*** TASK MATERIAL Section Begins ***

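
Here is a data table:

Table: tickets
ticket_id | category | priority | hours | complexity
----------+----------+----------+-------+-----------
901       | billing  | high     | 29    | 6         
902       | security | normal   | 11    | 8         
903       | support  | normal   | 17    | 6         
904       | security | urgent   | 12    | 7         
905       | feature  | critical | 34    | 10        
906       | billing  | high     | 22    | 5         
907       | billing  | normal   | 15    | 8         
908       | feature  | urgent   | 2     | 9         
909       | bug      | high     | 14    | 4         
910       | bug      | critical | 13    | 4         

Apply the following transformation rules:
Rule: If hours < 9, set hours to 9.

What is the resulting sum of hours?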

*** TASK MATERIAL Section Ends ***

- [TASK PROMPT]:
Copy each line of the data that contains the word "feature".

- [RESPONSE BOX]:
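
905       | feature  | critical | 34    | 10        
908       | feature  | urgent   | 2     | 9         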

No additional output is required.